# Aim of the task:
Search the records for the string "single", then copy each line where it appears.

[Data extracted from a collection]
§ §
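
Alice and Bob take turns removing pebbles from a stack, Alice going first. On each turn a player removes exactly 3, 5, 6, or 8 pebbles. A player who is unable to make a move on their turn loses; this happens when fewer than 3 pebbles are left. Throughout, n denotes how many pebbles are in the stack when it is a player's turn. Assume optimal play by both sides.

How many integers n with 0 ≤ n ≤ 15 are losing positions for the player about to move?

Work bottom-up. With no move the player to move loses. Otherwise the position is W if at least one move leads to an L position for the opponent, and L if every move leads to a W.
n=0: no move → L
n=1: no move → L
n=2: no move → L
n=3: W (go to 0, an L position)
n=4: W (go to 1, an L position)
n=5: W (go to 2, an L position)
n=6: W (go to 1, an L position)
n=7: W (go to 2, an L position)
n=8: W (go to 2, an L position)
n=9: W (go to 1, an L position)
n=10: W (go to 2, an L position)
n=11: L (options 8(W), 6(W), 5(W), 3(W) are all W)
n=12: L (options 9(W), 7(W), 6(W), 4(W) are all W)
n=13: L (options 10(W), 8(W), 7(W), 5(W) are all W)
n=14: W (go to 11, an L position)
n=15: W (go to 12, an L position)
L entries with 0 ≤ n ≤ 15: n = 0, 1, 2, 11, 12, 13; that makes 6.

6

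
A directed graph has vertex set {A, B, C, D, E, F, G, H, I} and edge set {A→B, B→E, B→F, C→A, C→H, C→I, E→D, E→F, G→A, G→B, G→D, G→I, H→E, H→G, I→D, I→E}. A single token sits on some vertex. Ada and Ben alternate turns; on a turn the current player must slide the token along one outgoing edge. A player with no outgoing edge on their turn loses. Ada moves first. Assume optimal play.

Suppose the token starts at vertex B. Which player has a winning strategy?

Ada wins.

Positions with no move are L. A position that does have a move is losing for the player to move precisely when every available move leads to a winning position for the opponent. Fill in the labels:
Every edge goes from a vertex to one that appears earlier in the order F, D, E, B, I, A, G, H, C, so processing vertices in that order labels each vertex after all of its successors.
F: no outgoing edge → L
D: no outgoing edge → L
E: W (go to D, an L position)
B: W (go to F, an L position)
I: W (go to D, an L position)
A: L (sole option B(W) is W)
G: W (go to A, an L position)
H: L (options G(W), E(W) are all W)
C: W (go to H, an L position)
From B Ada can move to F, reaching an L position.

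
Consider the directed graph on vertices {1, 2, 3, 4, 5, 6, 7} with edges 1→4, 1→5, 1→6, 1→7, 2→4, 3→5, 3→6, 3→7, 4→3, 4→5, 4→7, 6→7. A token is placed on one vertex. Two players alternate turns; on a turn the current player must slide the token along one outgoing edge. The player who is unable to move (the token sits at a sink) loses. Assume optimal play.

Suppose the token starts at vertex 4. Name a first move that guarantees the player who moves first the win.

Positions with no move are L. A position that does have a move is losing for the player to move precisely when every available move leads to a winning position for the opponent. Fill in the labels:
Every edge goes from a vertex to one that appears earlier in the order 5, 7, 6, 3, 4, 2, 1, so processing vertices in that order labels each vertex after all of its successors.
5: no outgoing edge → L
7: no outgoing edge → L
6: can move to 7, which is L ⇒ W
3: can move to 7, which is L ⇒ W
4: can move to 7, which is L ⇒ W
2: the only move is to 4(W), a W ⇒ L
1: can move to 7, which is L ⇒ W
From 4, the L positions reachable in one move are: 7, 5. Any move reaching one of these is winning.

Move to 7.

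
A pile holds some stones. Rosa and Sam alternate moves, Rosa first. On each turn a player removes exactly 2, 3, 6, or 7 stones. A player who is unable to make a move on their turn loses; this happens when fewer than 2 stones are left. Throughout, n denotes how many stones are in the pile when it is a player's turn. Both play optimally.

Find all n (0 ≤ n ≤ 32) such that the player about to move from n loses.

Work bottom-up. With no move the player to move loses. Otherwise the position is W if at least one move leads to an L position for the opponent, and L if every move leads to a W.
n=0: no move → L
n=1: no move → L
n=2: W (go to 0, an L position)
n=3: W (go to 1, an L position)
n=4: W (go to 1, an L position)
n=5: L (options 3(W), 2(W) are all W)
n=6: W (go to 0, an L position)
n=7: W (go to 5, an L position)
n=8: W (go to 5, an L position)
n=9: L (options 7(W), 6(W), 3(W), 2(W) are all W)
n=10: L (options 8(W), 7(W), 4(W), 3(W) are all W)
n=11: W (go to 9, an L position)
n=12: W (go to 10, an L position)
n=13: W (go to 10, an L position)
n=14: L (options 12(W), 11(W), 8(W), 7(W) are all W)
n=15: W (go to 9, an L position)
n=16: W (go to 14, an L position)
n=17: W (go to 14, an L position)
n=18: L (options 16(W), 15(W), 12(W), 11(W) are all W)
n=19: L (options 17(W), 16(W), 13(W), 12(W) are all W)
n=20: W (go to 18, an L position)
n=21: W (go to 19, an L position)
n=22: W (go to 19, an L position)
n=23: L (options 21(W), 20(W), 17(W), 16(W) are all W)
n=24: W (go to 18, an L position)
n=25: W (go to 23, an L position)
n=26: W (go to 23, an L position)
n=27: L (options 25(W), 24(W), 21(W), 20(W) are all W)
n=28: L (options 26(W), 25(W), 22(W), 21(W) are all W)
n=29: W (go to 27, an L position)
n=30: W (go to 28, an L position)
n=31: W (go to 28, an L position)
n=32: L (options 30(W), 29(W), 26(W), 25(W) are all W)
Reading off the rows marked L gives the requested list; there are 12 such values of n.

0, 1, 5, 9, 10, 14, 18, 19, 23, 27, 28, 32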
§ §
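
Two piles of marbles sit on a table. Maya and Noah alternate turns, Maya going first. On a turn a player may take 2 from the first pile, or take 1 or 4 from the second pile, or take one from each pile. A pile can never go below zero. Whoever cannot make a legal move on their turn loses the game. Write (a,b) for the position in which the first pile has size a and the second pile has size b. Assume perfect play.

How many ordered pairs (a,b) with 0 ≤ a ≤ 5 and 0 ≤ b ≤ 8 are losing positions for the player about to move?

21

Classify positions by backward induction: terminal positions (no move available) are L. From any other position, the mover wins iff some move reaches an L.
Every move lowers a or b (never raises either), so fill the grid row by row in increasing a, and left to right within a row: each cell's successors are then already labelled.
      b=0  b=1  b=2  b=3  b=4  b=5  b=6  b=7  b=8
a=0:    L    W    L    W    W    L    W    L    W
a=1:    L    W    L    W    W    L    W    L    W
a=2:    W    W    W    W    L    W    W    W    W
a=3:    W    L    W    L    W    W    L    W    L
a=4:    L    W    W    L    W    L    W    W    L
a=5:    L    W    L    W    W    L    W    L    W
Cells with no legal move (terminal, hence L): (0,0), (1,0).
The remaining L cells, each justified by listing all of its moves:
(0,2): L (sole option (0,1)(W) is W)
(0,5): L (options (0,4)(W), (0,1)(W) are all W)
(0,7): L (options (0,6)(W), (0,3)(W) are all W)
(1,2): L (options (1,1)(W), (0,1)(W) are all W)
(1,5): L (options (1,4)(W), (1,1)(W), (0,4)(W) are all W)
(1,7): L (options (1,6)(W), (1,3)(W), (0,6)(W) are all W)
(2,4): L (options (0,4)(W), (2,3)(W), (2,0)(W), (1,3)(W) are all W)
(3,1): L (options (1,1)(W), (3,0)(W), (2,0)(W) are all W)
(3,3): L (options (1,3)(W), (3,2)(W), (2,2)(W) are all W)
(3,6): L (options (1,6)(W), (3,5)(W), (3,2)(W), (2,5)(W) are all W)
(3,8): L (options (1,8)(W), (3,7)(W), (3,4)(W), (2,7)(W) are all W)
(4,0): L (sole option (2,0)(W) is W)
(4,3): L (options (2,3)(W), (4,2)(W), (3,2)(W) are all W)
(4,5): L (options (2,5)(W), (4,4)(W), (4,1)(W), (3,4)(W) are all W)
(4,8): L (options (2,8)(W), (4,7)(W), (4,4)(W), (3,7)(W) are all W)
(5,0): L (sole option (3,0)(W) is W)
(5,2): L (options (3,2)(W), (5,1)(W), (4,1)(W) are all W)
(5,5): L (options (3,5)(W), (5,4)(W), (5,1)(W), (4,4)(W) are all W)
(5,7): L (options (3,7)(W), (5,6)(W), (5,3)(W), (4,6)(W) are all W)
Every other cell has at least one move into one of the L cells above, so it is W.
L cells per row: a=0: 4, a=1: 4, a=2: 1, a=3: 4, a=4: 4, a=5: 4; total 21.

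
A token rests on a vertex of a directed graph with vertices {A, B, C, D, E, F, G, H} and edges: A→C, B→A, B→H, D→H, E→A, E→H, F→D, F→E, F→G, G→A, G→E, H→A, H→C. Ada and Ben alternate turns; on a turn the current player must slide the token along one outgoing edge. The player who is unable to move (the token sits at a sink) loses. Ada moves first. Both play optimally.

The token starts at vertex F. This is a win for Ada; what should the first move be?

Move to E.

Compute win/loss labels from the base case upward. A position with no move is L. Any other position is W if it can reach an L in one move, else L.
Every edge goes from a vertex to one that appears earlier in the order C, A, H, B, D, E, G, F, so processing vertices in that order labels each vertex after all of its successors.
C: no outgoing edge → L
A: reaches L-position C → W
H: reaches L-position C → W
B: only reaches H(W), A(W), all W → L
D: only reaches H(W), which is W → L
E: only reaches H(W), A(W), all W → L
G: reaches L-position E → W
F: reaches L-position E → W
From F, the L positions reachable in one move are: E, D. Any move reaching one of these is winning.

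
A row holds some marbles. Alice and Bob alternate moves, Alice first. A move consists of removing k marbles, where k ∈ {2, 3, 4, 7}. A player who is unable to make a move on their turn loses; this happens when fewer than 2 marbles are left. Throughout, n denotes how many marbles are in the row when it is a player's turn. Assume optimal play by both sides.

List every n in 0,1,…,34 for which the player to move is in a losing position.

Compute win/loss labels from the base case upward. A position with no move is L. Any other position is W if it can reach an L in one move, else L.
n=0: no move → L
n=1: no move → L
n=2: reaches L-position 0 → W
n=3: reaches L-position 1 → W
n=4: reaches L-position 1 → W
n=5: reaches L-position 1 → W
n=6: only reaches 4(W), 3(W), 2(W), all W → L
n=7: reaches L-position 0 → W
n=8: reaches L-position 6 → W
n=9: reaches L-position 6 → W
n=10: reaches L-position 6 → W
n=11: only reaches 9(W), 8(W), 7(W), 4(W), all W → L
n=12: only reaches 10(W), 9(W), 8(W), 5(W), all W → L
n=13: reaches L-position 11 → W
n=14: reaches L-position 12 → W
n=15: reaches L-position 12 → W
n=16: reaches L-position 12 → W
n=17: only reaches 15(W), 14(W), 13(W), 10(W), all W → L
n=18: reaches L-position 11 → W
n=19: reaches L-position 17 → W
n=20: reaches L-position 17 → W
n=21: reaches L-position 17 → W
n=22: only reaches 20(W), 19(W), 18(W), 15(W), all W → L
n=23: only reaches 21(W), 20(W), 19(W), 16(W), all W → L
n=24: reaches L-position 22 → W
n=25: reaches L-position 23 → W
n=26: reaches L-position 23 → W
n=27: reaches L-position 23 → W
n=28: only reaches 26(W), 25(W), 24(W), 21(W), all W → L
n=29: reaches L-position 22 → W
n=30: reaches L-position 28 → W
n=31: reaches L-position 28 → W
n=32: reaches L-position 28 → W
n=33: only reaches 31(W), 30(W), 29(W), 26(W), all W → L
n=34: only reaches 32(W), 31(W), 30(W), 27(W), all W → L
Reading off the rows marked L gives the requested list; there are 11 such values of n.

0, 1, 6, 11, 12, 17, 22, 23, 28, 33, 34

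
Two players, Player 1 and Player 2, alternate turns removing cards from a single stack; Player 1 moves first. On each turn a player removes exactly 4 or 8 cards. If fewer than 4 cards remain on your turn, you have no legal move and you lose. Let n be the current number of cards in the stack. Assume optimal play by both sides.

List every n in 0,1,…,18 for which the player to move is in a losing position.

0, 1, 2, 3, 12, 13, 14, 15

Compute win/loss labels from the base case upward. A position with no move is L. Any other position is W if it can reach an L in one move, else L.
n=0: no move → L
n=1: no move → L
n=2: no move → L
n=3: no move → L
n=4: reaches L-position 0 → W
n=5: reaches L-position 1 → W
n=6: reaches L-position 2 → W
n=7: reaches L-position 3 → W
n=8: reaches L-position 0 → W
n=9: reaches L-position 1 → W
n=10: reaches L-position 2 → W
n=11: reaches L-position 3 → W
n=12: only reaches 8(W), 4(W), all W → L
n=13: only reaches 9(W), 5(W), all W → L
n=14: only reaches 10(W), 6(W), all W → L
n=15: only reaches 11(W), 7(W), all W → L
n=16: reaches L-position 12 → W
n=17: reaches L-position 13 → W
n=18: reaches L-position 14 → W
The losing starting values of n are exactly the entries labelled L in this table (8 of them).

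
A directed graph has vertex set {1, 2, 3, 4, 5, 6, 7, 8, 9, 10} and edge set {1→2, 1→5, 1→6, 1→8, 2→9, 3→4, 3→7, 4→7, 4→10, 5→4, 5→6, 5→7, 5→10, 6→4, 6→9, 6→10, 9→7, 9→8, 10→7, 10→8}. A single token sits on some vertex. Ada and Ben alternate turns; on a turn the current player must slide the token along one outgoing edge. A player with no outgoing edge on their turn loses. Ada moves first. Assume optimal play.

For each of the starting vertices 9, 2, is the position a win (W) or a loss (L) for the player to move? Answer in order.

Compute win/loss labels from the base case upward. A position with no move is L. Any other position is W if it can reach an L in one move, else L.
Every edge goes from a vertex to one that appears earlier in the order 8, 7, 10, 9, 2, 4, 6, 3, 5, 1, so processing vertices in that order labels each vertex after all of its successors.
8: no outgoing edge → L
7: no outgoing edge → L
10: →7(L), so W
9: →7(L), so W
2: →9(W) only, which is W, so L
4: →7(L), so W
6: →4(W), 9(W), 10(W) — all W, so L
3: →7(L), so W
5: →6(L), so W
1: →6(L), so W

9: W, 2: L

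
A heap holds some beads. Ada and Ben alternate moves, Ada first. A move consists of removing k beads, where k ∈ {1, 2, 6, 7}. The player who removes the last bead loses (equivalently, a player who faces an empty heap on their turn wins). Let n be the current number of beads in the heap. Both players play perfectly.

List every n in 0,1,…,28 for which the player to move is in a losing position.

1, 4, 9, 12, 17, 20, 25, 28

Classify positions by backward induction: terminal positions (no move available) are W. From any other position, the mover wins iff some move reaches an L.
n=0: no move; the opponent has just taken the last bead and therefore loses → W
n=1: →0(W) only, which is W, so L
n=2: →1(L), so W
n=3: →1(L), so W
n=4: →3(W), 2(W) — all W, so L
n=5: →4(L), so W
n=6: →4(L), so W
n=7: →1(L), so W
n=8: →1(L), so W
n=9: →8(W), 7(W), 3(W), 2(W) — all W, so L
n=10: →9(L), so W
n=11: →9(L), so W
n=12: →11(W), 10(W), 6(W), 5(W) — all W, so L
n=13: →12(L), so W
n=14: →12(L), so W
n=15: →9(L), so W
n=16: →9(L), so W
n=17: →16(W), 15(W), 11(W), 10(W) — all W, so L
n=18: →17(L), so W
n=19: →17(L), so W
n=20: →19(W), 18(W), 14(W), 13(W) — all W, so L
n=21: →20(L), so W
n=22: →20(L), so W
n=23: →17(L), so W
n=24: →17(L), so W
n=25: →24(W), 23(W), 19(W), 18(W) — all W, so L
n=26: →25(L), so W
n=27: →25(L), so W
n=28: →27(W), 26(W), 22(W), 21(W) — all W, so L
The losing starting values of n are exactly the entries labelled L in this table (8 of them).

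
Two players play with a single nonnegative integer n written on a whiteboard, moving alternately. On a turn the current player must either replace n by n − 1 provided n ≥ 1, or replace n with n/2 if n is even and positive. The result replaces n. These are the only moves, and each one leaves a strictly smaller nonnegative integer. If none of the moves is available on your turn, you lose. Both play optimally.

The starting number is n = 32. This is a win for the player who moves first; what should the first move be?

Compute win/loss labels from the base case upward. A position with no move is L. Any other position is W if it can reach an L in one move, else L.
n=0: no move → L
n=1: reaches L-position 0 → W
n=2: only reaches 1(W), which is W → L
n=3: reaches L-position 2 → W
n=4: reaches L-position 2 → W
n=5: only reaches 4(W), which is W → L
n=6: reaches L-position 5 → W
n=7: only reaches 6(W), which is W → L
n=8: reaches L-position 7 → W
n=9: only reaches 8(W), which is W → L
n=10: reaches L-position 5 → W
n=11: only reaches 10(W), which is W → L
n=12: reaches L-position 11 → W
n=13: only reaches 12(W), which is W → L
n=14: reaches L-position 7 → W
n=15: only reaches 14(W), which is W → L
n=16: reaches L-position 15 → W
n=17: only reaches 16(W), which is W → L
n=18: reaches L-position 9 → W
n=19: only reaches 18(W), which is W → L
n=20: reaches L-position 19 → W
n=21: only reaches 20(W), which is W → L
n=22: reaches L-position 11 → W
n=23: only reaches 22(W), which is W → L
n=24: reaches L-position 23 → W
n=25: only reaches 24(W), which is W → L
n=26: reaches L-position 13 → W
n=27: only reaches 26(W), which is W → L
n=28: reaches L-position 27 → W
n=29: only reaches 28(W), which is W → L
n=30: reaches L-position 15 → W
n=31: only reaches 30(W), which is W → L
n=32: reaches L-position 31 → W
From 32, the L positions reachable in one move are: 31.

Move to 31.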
§ §
# Task response:
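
A directed graph has vertex set {A, B, C, D, E, F, G, H, I} and edge set {A→B, B→E, B→F, C→A, C→H, C→I, E→D, E→F, G→A, G→B, G→D, G→I, H→E, H→G, I→D, I→E}. A single token sits on some vertex. Ada and Ben alternate turns; on a turn the current player must slide the token along one outgoing edge. A player with no outgoing edge on their turn loses. Ada moves first. Assume optimal play.
Two players, Player 1 and Player 2, alternate turns removing cards from a single stack; Player 1 moves first. On each turn a player removes exactly 4 or 8 cards. If fewer than 4 cards remain on your turn, you have no legal move and you lose. Let n be the current number of cards in the stack. Assume optimal play by both sides.
A directed graph has vertex set {1, 2, 3, 4, 5, 6, 7, 8, 9, 10} and edge set {1→2, 1→5, 1→6, 1→8, 2→9, 3→4, 3→7, 4→7, 4→10, 5→4, 5→6, 5→7, 5→10, 6→4, 6→9, 6→10, 9→7, 9→8, 10→7, 10→8}. A single token sits on some vertex. Ada and Ben alternate turns; on a turn the current player must slide the token along one outgoing edge. A player with no outgoing edge on their turn loses. Ada moves first. Assume optimal play.
Two players play with a single nonnegative integer n written on a whiteboard, moving alternately. On a turn the current player must either replace n by n − 1 provided n ≥ 1, or replace n with n/2 if n is even and positive. The result replaces n. These are the only moves, and each one leaves a strictly smaller nonnegative integer. If none of the moves is available on your turn, you lose. Both play optimally.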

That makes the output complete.